▶ EXERCISE PROMPT
Please reproduce the following records exactly, with nothing omitted.

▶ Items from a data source
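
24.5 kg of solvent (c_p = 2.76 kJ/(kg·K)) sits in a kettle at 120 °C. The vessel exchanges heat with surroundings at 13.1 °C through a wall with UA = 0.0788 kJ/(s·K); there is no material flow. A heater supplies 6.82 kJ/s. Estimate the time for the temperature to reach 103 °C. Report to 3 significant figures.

1550 s

Lumped-capacitance energy balance: M c_p dT/dt = UA(T_amb − T) + Q̇.
τ = M c_p/UA = 858.12 s; T_ss = T_amb + Q̇/UA = 13.1 + 6.82/0.0788 = 99.648 °C.
T(t) = T_ss + (T₀ − T_ss)e^(−t/τ); set T = 103:
t = −τ ln[(T − T_ss)/(T₀ − T_ss)] = −858.12 · ln(0.16469) = 1547.8 s.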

▶ WRITTEN ANSWER
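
24.5 kg of solvent (c_p = 2.76 kJ/(kg·K)) sits in a kettle at 120 °C. The vessel exchanges heat with surroundings at 13.1 °C through a wall with UA = 0.0788 kJ/(s·K); there is no material flow. A heater supplies 6.82 kJ/s. Estimate the time for the temperature to reach 103 °C. Report to 3 significant figures.

1550 s

Lumped-capacitance energy balance: M c_p dT/dt = UA(T_amb − T) + Q̇.
τ = M c_p/UA = 858.12 s; T_ss = T_amb + Q̇/UA = 13.1 + 6.82/0.0788 = 99.648 °C.
T(t) = T_ss + (T₀ − T_ss)e^(−t/τ); set T = 103:
t = −τ ln[(T − T_ss)/(T₀ − T_ss)] = −858.12 · ln(0.16469) = 1547.8 s.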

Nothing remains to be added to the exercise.